WHAT TO DO: Track down each line below containing the string "known" and copy it.

Source data:
::::::::::
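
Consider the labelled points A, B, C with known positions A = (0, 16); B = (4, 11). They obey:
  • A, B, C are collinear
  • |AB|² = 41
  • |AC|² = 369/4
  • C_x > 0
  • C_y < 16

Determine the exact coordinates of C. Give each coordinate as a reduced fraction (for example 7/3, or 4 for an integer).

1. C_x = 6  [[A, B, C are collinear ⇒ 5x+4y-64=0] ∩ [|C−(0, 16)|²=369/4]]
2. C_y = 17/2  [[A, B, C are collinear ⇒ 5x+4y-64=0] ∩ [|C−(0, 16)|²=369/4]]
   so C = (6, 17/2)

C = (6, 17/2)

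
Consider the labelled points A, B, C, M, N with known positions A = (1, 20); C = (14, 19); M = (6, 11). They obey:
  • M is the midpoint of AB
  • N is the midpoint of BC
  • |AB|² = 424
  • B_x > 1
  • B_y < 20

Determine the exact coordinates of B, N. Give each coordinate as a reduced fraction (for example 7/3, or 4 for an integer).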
::::::::::
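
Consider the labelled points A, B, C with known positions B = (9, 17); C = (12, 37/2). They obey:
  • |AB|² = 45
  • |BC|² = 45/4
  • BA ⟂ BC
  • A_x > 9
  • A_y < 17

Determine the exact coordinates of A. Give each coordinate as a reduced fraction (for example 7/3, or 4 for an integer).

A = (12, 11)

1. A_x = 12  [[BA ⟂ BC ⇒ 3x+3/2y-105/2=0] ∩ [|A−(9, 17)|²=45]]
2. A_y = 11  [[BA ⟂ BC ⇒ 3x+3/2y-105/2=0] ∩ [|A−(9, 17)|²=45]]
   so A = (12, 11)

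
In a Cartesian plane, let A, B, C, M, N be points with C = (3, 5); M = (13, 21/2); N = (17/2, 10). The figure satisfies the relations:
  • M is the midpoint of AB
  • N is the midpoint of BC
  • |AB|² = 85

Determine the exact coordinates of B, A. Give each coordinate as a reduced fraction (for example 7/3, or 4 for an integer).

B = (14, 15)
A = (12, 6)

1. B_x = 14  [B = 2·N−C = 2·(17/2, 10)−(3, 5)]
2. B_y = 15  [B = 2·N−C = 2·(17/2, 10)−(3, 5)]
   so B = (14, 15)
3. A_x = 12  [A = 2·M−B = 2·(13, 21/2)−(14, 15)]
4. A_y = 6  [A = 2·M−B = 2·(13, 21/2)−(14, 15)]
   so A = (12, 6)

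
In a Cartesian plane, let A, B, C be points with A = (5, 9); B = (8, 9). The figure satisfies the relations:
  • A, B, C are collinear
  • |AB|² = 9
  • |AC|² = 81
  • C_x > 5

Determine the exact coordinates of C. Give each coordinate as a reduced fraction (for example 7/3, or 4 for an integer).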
::::::::::
SOLUTION TO THE EXERCISE:
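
Consider the labelled points A, B, C with known positions A = (0, 16); B = (4, 11). They obey:
Consider the labelled points A, B, C, M, N with known positions A = (1, 20); C = (14, 19); M = (6, 11). They obey:
Consider the labelled points A, B, C with known positions B = (9, 17); C = (12, 37/2). They obey: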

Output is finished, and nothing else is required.